Required work
Please give back, exactly as written, only the line containing "Two generic-drug manufacturers, Zephyr" and every line after it until the data below ends.

Saved data entries:
◇ ◇ ◇ ◇ ◇ ◇ ◇

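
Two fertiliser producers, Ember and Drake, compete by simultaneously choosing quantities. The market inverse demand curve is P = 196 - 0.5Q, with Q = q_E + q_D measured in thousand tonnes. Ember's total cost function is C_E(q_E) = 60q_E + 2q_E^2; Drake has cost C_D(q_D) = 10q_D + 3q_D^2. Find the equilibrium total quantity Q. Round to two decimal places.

Ember's profit: π_E = (196 - 0.5Q)q_E - (60q_E + 2q_E²). Setting ∂π_E/∂q_E = 0: 136 - 5q_E - (1/2)(q_D) = 0.
Drake's first-order condition: 186 - 7q_D - (1/2)(q_E) = 0.
Best responses: q_E = (136 - (1/2)q_D)/5, q_D = (186 - (1/2)q_E)/7.
Solving the pair: q_E = 24.7194, q_D = 24.8058.
Total output Q = 24.7194 + 24.8058 = 49.5252.

49.53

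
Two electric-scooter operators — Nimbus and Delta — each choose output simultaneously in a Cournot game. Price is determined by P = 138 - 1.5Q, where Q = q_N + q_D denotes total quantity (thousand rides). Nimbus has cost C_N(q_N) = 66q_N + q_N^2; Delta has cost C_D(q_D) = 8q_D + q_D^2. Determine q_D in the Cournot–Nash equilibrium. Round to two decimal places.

23.82

Nimbus's profit: π_N = (138 - 1.5Q)q_N - (66q_N + q_N²). Setting ∂π_N/∂q_N = 0: 72 - 5q_N - (3/2)(q_D) = 0.
Delta's profit: π_D = (138 - 1.5Q)q_D - (8q_D + q_D²). Setting ∂π_D/∂q_D = 0: 130 - 5q_D - (3/2)(q_N) = 0.
So q_N = (72 - (3/2)q_D)/5 and q_D = (130 - (3/2)q_N)/5.
Substituting one into the other gives q_N = 660/91 and q_D = 23.8242.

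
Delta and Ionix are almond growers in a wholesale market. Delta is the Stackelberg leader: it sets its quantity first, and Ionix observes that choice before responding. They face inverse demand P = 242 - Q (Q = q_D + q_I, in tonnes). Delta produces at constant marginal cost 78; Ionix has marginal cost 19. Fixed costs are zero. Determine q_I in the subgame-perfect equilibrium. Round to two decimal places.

The follower Ionix best-responds to any q_D: π_I = (242 - Q)q_I - 19q_I.
Setting the follower's marginal profit to zero, 223 - q_D - 2q_I = 0, i.e. q_I = (223 - q_D)/2.
The leader anticipates this reaction. Substituting into P = 242 - Q gives P = 261/2 - (1/2)q_D, so π_D = (261/2 - (1/2)q_D)q_D - 78q_D.
Leader FOC: 105/2 - q_D = 0, so q_D = 105/2.
Then q_I = (223 - 105/2)/2 = 341/4.

85.25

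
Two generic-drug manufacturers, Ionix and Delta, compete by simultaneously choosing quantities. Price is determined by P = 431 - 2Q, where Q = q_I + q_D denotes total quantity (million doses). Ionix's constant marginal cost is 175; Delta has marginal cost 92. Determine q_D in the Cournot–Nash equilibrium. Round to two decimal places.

70.33

Ionix's profit: π_I = (431 - 2Q)q_I - (175q_I). Setting ∂π_I/∂q_I = 0: 256 - 4q_I - 2(q_D) = 0.
Delta's profit: π_D = (431 - 2Q)q_D - (92q_D). Setting ∂π_D/∂q_D = 0: 339 - 4q_D - 2(q_I) = 0.
Best responses: q_I = (256 - 2q_D)/4, q_D = (339 - 2q_I)/4.
Solving the pair: q_I = 173/6, q_D = 211/3.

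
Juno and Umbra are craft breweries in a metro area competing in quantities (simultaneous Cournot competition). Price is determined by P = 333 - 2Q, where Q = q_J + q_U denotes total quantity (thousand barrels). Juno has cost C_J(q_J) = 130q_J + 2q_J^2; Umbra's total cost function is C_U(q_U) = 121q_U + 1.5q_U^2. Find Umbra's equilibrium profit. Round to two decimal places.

2153.98

Juno's profit: π_J = (333 - 2Q)q_J - (130q_J + 2q_J²). Setting ∂π_J/∂q_J = 0: 203 - 8q_J - 2(q_U) = 0.
Umbra's profit: π_U = (333 - 2Q)q_U - (121q_U + (3/2)q_U²). Setting ∂π_U/∂q_U = 0: 212 - 7q_U - 2(q_J) = 0.
So q_J = (203 - 2q_U)/8 and q_U = (212 - 2q_J)/7.
Substituting one into the other gives q_J = 997/52 and q_U = 645/26.
Price P = 333 - 2·43.9808 = 245.0385.
Umbra's profit: 245.0385·(645/26) - 121·(645/26) - (3/2)(645/26)² = 2153.9756.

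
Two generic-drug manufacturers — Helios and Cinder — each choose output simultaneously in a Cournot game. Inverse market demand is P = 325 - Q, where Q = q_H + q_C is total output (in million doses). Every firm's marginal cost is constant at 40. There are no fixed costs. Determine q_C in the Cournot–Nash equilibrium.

95

Each firm earns π_i = (325 - Q)q_i - 40q_i.
First-order condition (treating rivals' output as given): 285 - 2q_i - q_j = 0.
By symmetry each firm produces the same amount; substituting q_j = q_i yields q_i = 285/3 = 95.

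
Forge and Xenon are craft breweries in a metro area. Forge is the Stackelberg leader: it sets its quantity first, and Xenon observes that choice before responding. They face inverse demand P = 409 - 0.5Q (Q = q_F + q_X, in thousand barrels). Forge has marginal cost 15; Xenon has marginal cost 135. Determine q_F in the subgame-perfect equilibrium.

514

Solve by backward induction. Given q_F, the follower Xenon maximises π_X = (409 - (1/2)q_F - (1/2)q_X)q_X - 135q_X.
Follower FOC: 274 - (1/2)q_F - q_X = 0, so q_X(q_F) = (274 - (1/2)q_F).
The leader anticipates this reaction. Substituting into P = 409 - 0.5Q gives P = 272 - (1/4)q_F, so π_F = (272 - (1/4)q_F)q_F - 15q_F.
The leader's first-order condition 257 - (1/2)q_F = 0 yields q_F = 514.
Then q_X = (274 - (1/2)·514) = 17.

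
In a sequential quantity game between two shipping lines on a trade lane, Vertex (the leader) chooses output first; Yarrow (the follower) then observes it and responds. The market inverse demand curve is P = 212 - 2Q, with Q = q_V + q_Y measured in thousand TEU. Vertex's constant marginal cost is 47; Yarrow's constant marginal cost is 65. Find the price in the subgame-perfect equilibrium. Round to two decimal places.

Solve by backward induction. Given q_V, the follower Yarrow maximises π_Y = (212 - 2q_V - 2q_Y)q_Y - 65q_Y.
∂π_Y/∂q_Y = 147 - 2q_V - 4q_Y = 0 gives the reaction function q_Y = (147 - 2q_V)/4.
The leader anticipates this reaction. Substituting into P = 212 - 2Q gives P = 277/2 - q_V, so π_V = (277/2 - q_V)q_V - 47q_V.
The leader's first-order condition 183/2 - 2q_V = 0 yields q_V = 183/4.
Then q_Y = (147 - 2·(183/4))/4 = 111/8.
Total output Q = 477/8, so price P = 212 - 2·(477/8) = 371/4.

92.75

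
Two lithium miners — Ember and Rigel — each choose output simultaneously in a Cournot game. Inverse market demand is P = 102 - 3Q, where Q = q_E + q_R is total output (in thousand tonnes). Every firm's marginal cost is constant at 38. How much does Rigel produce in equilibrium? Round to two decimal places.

Each firm earns π_i = (102 - 3Q)q_i - 38q_i.
Setting ∂π_i/∂q_i = 0 with rivals' quantities fixed: 64 - 6q_i - 3q_j = 0.
By symmetry each firm produces the same amount; substituting q_j = q_i yields q_i = 64/9.

7.11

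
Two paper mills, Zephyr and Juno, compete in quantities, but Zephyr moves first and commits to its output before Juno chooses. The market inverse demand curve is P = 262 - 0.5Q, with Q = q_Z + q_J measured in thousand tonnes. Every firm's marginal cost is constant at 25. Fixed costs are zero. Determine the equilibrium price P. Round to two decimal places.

84.25

The follower Juno best-responds to any q_Z: π_J = (262 - 0.5Q)q_J - 25q_J.
Setting the follower's marginal profit to zero, 237 - (1/2)q_Z - q_J = 0, i.e. q_J = (237 - (1/2)q_Z).
The leader anticipates this reaction. Substituting into P = 262 - 0.5Q gives P = 287/2 - (1/4)q_Z, so π_Z = (287/2 - (1/4)q_Z)q_Z - 25q_Z.
The leader's first-order condition 237/2 - (1/2)q_Z = 0 yields q_Z = 237.
Then q_J = (237 - (1/2)·237) = 237/2.
Total output Q = 711/2, so price P = 262 - (1/2)·(711/2) = 337/4.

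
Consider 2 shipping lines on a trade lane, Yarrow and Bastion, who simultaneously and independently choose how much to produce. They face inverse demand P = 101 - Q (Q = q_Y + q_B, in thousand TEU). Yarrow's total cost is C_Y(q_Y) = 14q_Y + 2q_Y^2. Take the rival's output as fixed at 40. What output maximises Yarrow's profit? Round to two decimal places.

7.83

With the rival's output fixed at 40, Yarrow's profit is π_Y = (101 - 40 - q_Y)q_Y - (14q_Y + 2q_Y²) = (61 - q_Y)q_Y - (14q_Y + 2q_Y²).
∂π_Y/∂q_Y = 47 - 6q_Y = 0, so q_Y = 47/6.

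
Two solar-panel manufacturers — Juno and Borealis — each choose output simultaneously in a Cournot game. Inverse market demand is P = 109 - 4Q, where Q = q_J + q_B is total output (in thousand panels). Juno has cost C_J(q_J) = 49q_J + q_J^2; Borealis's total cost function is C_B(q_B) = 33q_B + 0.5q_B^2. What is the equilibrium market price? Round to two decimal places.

68.14

Juno's profit: π_J = (109 - 4Q)q_J - (49q_J + q_J²). Setting ∂π_J/∂q_J = 0: 60 - 10q_J - 4(q_B) = 0.
Borealis's profit: π_B = (109 - 4Q)q_B - (33q_B + (1/2)q_B²). Setting ∂π_B/∂q_B = 0: 76 - 9q_B - 4(q_J) = 0.
Best responses: q_J = (60 - 4q_B)/10, q_B = (76 - 4q_J)/9.
Substituting one into the other gives q_J = 118/37 and q_B = 260/37.
Total output Q = 378/37, so price P = 109 - 4·(378/37) = 68.1351.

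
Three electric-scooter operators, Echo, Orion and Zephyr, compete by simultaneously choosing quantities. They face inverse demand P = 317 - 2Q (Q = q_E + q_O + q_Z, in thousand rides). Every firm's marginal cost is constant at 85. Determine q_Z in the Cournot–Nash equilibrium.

Each firm earns π_i = (317 - 2Q)q_i - 85q_i.
Setting ∂π_i/∂q_i = 0 with rivals' quantities fixed: 232 - 4q_i - 2·Σ_{j≠i} q_j = 0.
By symmetry each firm produces the same amount; substituting Σ_{j≠i} q_j = 2q_i yields q_i = 232/8 = 29.

29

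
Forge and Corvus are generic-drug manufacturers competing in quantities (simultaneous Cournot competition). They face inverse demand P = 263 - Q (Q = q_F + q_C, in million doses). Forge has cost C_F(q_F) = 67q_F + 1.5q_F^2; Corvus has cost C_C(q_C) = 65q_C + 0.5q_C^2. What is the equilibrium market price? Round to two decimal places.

178.43

Forge's profit: π_F = (263 - Q)q_F - (67q_F + (3/2)q_F²). Setting ∂π_F/∂q_F = 0: 196 - 5q_F - (q_C) = 0.
Corvus's first-order condition: 198 - 3q_C - (q_F) = 0.
Best responses: q_F = (196 - q_C)/5, q_C = (198 - q_F)/3.
Solving the pair: q_F = 195/7, q_C = 397/7.
Total output Q = 592/7, so price P = 263 - 592/7 = 1249/7.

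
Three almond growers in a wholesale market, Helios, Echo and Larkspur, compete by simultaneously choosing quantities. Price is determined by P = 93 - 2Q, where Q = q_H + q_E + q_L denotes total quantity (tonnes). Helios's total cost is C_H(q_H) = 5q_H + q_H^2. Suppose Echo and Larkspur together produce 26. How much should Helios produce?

6

With rivals' combined output fixed at 26, Helios's profit is π_H = (93 - 2·26 - 2q_H)q_H - (5q_H + q_H²) = (41 - 2q_H)q_H - (5q_H + q_H²).
∂π_H/∂q_H = 36 - 6q_H = 0, so q_H = 6.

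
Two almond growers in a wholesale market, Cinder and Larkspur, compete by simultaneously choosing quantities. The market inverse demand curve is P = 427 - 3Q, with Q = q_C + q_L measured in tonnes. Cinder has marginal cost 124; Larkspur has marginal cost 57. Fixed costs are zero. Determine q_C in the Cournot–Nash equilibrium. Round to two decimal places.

Cinder's profit: π_C = (427 - 3Q)q_C - (124q_C). Setting ∂π_C/∂q_C = 0: 303 - 6q_C - 3(q_L) = 0.
Larkspur's profit: π_L = (427 - 3Q)q_L - (57q_L). Setting ∂π_L/∂q_L = 0: 370 - 6q_L - 3(q_C) = 0.
Best responses: q_C = (303 - 3q_L)/6, q_L = (370 - 3q_C)/6.
Substituting one into the other gives q_C = 236/9 and q_L = 437/9.

26.22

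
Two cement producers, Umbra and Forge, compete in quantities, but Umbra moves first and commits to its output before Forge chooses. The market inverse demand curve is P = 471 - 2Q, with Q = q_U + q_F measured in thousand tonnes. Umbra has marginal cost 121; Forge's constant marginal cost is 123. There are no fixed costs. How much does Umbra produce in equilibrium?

Solve by backward induction. Given q_U, the follower Forge maximises π_F = (471 - 2q_U - 2q_F)q_F - 123q_F.
Follower FOC: 348 - 2q_U - 4q_F = 0, so q_F(q_U) = (348 - 2q_U)/4.
The leader anticipates this reaction. Substituting into P = 471 - 2Q gives P = 297 - q_U, so π_U = (297 - q_U)q_U - 121q_U.
The leader's first-order condition 176 - 2q_U = 0 yields q_U = 88.
Then q_F = (348 - 2·88)/4 = 43.

88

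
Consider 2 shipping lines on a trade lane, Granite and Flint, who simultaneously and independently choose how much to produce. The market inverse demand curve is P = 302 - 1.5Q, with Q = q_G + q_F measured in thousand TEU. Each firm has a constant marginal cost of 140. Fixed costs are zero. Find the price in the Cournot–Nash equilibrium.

194

A representative firm's profit is π_i = q_i(302 - 1.5Q) - 140q_i.
Setting ∂π_i/∂q_i = 0 with rivals' quantities fixed: 162 - 3q_i - (3/2)q_j = 0.
By symmetry each firm produces the same amount; substituting q_j = q_i yields q_i = 162/(9/2) = 36.
Total output Q = 72, so price P = 302 - (3/2)·72 = 194.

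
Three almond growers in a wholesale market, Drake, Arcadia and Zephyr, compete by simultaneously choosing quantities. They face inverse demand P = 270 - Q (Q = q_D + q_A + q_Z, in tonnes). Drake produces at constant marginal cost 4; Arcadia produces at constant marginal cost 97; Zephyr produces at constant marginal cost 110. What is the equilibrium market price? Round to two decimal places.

Drake's profit: π_D = (270 - Q)q_D - (4q_D). Setting ∂π_D/∂q_D = 0: 266 - 2q_D - (q_A + q_Z) = 0.
Arcadia's first-order condition: 173 - 2q_A - (q_D + q_Z) = 0.
Zephyr's first-order condition: 160 - 2q_Z - (q_D + q_A) = 0.
Summing all 3 equations gives 599 − 4Q = 0, hence Q = 599/4.
Back-substituting: q_D = (266 − 599/4) = 465/4, q_A = (173 − 599/4) = 93/4, q_Z = (160 − 599/4) = 41/4.
Total output Q = 599/4, so price P = 270 - 599/4 = 481/4.

120.25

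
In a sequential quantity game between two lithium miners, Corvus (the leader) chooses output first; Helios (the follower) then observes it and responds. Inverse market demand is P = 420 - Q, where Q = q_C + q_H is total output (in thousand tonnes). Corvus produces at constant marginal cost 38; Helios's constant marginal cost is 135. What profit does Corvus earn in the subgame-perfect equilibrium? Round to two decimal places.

28680.13

The follower Helios best-responds to any q_C: π_H = (420 - Q)q_H - 135q_H.
Follower FOC: 285 - q_C - 2q_H = 0, so q_H(q_C) = (285 - q_C)/2.
Corvus substitutes q_H(q_C) into its own profit: π_C = q_C(420 - q_C - (285 - q_C)/2) - 38q_C = (555/2 - (1/2)q_C)q_C - 38q_C.
The leader's first-order condition 479/2 - q_C = 0 yields q_C = 479/2.
Then q_H = (285 - 479/2)/2 = 91/4.
Price P = 420 - 1049/4 = 631/4.
Corvus's profit: (631/4 - 38)·(479/2) = 28680.1250.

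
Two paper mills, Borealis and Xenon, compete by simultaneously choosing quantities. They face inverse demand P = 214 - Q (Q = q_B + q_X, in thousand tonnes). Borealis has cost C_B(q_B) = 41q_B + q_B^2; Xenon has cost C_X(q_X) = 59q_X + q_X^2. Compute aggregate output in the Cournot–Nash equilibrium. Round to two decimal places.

65.60

Borealis's profit: π_B = (214 - Q)q_B - (41q_B + q_B²). Setting ∂π_B/∂q_B = 0: 173 - 4q_B - (q_X) = 0.
Xenon's first-order condition: 155 - 4q_X - (q_B) = 0.
So q_B = (173 - q_X)/4 and q_X = (155 - q_B)/4.
Solving the pair: q_B = 179/5, q_X = 149/5.
Total output Q = 179/5 + 149/5 = 328/5.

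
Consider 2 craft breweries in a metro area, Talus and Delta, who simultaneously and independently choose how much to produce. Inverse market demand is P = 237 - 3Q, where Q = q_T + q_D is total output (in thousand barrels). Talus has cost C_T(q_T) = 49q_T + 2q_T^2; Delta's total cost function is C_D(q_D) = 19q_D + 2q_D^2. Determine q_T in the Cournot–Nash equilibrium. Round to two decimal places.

13.47

Talus's profit: π_T = (237 - 3Q)q_T - (49q_T + 2q_T²). Setting ∂π_T/∂q_T = 0: 188 - 10q_T - 3(q_D) = 0.
Delta's profit: π_D = (237 - 3Q)q_D - (19q_D + 2q_D²). Setting ∂π_D/∂q_D = 0: 218 - 10q_D - 3(q_T) = 0.
Best responses: q_T = (188 - 3q_D)/10, q_D = (218 - 3q_T)/10.
Substituting one into the other gives q_T = 1226/91 and q_D = 1616/91.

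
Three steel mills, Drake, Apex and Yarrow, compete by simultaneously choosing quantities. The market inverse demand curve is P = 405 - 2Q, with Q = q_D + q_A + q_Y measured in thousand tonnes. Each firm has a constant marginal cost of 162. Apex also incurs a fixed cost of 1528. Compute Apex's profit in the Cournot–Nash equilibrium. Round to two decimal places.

317.28

A representative firm's profit is π_i = q_i(405 - 2Q) - 162q_i.
First-order condition (treating rivals' output as given): 243 - 4q_i - 2·Σ_{j≠i} q_j = 0.
By symmetry each firm produces the same amount; substituting Σ_{j≠i} q_j = 2q_i yields q_i = 243/8.
Price P = 405 - 2·(729/8) = 891/4.
Apex's profit: (891/4 - 162)·(243/8) - 1528 = 317.2813.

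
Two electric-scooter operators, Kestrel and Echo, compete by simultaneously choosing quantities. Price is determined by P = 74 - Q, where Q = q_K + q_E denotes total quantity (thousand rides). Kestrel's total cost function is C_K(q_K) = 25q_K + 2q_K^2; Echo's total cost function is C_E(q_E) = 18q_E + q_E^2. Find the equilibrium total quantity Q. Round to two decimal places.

18.57

Kestrel's profit: π_K = (74 - Q)q_K - (25q_K + 2q_K²). Setting ∂π_K/∂q_K = 0: 49 - 6q_K - (q_E) = 0.
Echo's first-order condition: 56 - 4q_E - (q_K) = 0.
Best responses: q_K = (49 - q_E)/6, q_E = (56 - q_K)/4.
Solving the pair: q_K = 140/23, q_E = 287/23.
Total output Q = 140/23 + 287/23 = 427/23.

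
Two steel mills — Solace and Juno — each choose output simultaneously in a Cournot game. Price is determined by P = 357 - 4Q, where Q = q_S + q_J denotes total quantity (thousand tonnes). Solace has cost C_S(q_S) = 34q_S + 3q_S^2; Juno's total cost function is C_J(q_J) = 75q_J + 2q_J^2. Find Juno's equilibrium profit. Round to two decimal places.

1831.98

Solace's profit: π_S = (357 - 4Q)q_S - (34q_S + 3q_S²). Setting ∂π_S/∂q_S = 0: 323 - 14q_S - 4(q_J) = 0.
Juno's first-order condition: 282 - 12q_J - 4(q_S) = 0.
Best responses: q_S = (323 - 4q_J)/14, q_J = (282 - 4q_S)/12.
Substituting one into the other gives q_S = 687/38 and q_J = 332/19.
Price P = 357 - 4·(1351/38) = 214.7895.
Juno's profit: 214.7895·(332/19) - 75·(332/19) - 2(332/19)² = 1831.9778.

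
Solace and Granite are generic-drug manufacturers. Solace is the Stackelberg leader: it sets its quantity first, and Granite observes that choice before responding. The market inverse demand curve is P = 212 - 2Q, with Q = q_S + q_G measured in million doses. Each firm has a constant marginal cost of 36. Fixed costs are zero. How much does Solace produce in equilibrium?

44

The follower Granite best-responds to any q_S: π_G = (212 - 2Q)q_G - 36q_G.
Follower FOC: 176 - 2q_S - 4q_G = 0, so q_G(q_S) = (176 - 2q_S)/4.
The leader anticipates this reaction. Substituting into P = 212 - 2Q gives P = 124 - q_S, so π_S = (124 - q_S)q_S - 36q_S.
Leader FOC: 88 - 2q_S = 0, so q_S = 44.
Then q_G = (176 - 2·44)/4 = 22.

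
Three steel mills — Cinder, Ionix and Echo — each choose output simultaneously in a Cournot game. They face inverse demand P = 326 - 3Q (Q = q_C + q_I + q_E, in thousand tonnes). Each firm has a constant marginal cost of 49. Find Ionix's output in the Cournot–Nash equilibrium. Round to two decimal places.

23.08

A representative firm's profit is π_i = q_i(326 - 3Q) - 49q_i.
Setting ∂π_i/∂q_i = 0 with rivals' quantities fixed: 277 - 6q_i - 3·Σ_{j≠i} q_j = 0.
By symmetry each firm produces the same amount; substituting Σ_{j≠i} q_j = 2q_i yields q_i = 277/12.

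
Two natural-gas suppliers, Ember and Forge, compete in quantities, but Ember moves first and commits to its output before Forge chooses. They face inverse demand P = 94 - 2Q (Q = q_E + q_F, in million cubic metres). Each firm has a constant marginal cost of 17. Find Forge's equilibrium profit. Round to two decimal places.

185.28

Solve by backward induction. Given q_E, the follower Forge maximises π_F = (94 - 2q_E - 2q_F)q_F - 17q_F.
Setting the follower's marginal profit to zero, 77 - 2q_E - 4q_F = 0, i.e. q_F = (77 - 2q_E)/4.
The leader anticipates this reaction. Substituting into P = 94 - 2Q gives P = 111/2 - q_E, so π_E = (111/2 - q_E)q_E - 17q_E.
Maximising: ∂π_E/∂q_E = 77/2 - 2q_E = 0, giving q_E = 77/4.
Then q_F = (77 - 2·(77/4))/4 = 77/8.
Price P = 94 - 2·(231/8) = 145/4.
Forge's profit: (145/4 - 17)·(77/8) = 185.2813.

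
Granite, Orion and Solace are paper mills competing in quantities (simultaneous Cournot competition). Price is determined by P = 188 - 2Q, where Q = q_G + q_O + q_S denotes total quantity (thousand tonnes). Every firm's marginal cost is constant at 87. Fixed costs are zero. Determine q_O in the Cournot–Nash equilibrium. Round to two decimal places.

12.63

Each firm earns π_i = (188 - 2Q)q_i - 87q_i.
First-order condition (treating rivals' output as given): 101 - 4q_i - 2·Σ_{j≠i} q_j = 0.
With identical firms every q_j equals q_i, so Σ_{j≠i} q_j = 2q_i and 101 = 8q_i, giving q_i = 101/8.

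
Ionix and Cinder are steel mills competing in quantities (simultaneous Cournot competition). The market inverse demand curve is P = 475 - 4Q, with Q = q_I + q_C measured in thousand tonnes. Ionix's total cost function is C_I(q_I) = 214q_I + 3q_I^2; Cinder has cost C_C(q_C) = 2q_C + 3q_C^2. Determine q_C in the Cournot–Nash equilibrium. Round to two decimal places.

Ionix's profit: π_I = (475 - 4Q)q_I - (214q_I + 3q_I²). Setting ∂π_I/∂q_I = 0: 261 - 14q_I - 4(q_C) = 0.
Cinder's first-order condition: 473 - 14q_C - 4(q_I) = 0.
Best responses: q_I = (261 - 4q_C)/14, q_C = (473 - 4q_I)/14.
Solving the pair: q_I = 881/90, q_C = 30.9889.

30.99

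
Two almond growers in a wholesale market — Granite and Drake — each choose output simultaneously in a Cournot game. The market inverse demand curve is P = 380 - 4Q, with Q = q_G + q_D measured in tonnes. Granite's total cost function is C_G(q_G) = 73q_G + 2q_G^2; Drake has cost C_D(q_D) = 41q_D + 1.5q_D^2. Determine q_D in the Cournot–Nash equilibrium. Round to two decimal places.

Granite's profit: π_G = (380 - 4Q)q_G - (73q_G + 2q_G²). Setting ∂π_G/∂q_G = 0: 307 - 12q_G - 4(q_D) = 0.
Drake's profit: π_D = (380 - 4Q)q_D - (41q_D + (3/2)q_D²). Setting ∂π_D/∂q_D = 0: 339 - 11q_D - 4(q_G) = 0.
Rearranging gives the reaction functions q_G = (307 - 4q_D)/12 and q_D = (339 - 4q_G)/11.
Substituting one into the other gives q_G = 17.4224 and q_D = 710/29.

24.48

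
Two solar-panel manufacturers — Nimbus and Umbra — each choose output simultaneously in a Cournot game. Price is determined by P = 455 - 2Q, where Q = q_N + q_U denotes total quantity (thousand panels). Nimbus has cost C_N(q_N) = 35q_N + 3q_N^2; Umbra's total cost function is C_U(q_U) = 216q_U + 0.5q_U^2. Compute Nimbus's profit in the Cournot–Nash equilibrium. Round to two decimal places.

Nimbus's profit: π_N = (455 - 2Q)q_N - (35q_N + 3q_N²). Setting ∂π_N/∂q_N = 0: 420 - 10q_N - 2(q_U) = 0.
Umbra's profit: π_U = (455 - 2Q)q_U - (216q_U + (1/2)q_U²). Setting ∂π_U/∂q_U = 0: 239 - 5q_U - 2(q_N) = 0.
So q_N = (420 - 2q_U)/10 and q_U = (239 - 2q_N)/5.
Substituting one into the other gives q_N = 811/23 and q_U = 775/23.
Price P = 455 - 2·(1586/23) = 317.0870.
Nimbus's profit: 317.0870·(811/23) - 35·(811/23) - 3(811/23)² = 6216.6446.

6216.64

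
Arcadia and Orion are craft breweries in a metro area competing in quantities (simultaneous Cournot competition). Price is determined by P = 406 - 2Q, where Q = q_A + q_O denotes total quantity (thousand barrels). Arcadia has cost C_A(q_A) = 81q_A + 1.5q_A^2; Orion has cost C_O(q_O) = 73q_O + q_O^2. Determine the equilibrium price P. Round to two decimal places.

Arcadia's profit: π_A = (406 - 2Q)q_A - (81q_A + (3/2)q_A²). Setting ∂π_A/∂q_A = 0: 325 - 7q_A - 2(q_O) = 0.
Orion's first-order condition: 333 - 6q_O - 2(q_A) = 0.
Best responses: q_A = (325 - 2q_O)/7, q_O = (333 - 2q_A)/6.
Substituting one into the other gives q_A = 642/19 and q_O = 1681/38.
Total output Q = 78.0263, so price P = 406 - 2·78.0263 = 249.9474.

249.95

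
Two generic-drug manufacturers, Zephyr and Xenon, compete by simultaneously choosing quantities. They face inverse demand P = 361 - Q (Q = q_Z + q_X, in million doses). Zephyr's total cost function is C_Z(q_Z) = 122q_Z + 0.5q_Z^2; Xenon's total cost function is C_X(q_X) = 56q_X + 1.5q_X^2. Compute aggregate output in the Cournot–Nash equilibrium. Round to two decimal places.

111.86

Zephyr's profit: π_Z = (361 - Q)q_Z - (122q_Z + (1/2)q_Z²). Setting ∂π_Z/∂q_Z = 0: 239 - 3q_Z - (q_X) = 0.
Xenon's first-order condition: 305 - 5q_X - (q_Z) = 0.
Best responses: q_Z = (239 - q_X)/3, q_X = (305 - q_Z)/5.
Substituting one into the other gives q_Z = 445/7 and q_X = 338/7.
Total output Q = 445/7 + 338/7 = 783/7.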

◇ ◇ ◇ ◇ ◇ ◇ ◇

Result
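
Two generic-drug manufacturers, Zephyr and Xenon, compete by simultaneously choosing quantities. They face inverse demand P = 361 - Q (Q = q_Z + q_X, in million doses). Zephyr's total cost function is C_Z(q_Z) = 122q_Z + 0.5q_Z^2; Xenon's total cost function is C_X(q_X) = 56q_X + 1.5q_X^2. Compute aggregate output in the Cournot–Nash equilibrium. Round to two decimal places.

111.86

Zephyr's profit: π_Z = (361 - Q)q_Z - (122q_Z + (1/2)q_Z²). Setting ∂π_Z/∂q_Z = 0: 239 - 3q_Z - (q_X) = 0.
Xenon's first-order condition: 305 - 5q_X - (q_Z) = 0.
Best responses: q_Z = (239 - q_X)/3, q_X = (305 - q_Z)/5.
Substituting one into the other gives q_Z = 445/7 and q_X = 338/7.
Total output Q = 445/7 + 338/7 = 783/7.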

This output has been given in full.